● Task details
Search the listing below for the string "sqrt", then copy every line it appears in.

===

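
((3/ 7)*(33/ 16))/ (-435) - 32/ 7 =-74273/ 16240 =-4.57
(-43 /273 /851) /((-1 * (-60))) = -43 /13939380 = -0.00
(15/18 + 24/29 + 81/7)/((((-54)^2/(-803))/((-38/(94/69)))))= 5655632587/55643112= 101.64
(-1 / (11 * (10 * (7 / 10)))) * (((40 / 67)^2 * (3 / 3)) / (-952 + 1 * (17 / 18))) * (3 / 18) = 4800 / 5917233707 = 0.00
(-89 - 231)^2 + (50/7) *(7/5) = 102410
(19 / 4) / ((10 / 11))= 209 / 40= 5.22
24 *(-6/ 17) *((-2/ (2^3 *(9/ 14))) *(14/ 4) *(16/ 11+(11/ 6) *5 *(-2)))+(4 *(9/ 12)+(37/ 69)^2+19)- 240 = -367086887/ 890307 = -412.31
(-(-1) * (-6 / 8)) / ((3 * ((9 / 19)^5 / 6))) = -2476099 / 39366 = -62.90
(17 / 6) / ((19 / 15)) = 85 / 38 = 2.24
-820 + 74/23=-18786/23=-816.78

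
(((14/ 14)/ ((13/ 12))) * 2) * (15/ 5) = 72/ 13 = 5.54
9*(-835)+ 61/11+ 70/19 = -1568706/209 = -7505.77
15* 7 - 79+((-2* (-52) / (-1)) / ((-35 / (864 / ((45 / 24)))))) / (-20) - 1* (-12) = -30.46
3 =3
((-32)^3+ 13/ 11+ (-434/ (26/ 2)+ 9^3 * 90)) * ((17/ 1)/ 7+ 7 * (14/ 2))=1689048360/ 1001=1687361.00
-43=-43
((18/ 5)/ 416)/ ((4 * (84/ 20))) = 3/ 5824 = 0.00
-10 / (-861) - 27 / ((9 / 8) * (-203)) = 3242 / 24969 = 0.13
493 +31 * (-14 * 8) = -2979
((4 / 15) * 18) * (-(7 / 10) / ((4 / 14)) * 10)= -588 / 5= -117.60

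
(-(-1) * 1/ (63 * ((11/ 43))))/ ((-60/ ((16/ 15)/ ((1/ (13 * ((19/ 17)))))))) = -42484/ 2650725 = -0.02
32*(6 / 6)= 32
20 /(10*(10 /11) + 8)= 55 /47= 1.17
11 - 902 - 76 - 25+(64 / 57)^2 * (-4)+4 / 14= -22669246 / 22743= -996.76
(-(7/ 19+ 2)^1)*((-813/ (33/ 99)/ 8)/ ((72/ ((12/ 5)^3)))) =65853/ 475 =138.64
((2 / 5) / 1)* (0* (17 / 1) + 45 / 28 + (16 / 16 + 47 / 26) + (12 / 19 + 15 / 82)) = 1482811 / 708890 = 2.09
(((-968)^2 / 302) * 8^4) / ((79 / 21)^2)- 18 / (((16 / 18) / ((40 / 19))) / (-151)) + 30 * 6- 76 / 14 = 113385309576964 / 125338003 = 904636.32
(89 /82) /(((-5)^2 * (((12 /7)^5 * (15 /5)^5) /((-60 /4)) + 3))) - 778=-6348751983083 /8160347670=-778.00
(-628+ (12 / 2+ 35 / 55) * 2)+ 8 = -6674 / 11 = -606.73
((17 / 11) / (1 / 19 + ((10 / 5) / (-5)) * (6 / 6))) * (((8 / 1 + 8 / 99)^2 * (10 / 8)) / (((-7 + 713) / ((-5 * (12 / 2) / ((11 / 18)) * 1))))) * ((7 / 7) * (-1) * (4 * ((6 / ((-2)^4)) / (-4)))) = 1615000000 / 170553009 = 9.47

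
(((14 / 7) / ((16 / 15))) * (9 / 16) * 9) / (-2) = -1215 / 256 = -4.75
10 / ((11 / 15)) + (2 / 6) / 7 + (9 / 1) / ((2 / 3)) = 12559 / 462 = 27.18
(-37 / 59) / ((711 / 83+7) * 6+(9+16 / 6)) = -9213 / 1543499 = -0.01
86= 86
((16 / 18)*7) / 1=56 / 9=6.22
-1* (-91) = 91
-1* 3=-3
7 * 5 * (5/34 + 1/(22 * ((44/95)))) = 141225/16456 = 8.58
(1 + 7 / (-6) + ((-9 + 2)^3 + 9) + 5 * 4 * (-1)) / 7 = -2125 / 42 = -50.60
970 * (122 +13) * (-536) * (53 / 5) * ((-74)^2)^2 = -22310178069899520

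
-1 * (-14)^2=-196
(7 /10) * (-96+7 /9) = -5999 /90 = -66.66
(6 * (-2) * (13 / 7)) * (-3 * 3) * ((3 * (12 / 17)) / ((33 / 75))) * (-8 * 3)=-30326400 / 1309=-23167.61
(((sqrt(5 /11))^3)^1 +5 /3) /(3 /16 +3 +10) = 0.15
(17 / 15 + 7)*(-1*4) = -488 / 15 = -32.53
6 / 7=0.86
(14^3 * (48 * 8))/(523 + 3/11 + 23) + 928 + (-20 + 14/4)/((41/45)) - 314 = 414683853/164246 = 2524.77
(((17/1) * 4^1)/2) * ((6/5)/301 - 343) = -17551106/1505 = -11661.86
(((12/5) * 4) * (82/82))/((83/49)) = 2352/415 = 5.67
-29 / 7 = -4.14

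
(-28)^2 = 784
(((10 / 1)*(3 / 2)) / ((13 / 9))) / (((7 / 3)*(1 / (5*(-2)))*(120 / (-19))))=2565 / 364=7.05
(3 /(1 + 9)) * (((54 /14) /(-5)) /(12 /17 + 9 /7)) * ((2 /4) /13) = -459 /102700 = -0.00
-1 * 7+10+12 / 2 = 9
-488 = -488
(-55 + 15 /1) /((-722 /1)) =20 /361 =0.06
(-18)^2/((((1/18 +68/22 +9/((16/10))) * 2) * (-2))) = -9.23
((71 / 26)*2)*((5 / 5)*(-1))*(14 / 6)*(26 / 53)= -994 / 159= -6.25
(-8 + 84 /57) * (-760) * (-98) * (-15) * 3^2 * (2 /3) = 43747200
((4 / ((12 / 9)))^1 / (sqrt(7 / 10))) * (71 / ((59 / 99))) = 21087 * sqrt(70) / 413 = 427.18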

===

● Response below
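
(((sqrt(5 /11))^3)^1 +5 /3) /(3 /16 +3 +10) = 0.15
((4 / ((12 / 9)))^1 / (sqrt(7 / 10))) * (71 / ((59 / 99))) = 21087 * sqrt(70) / 413 = 427.18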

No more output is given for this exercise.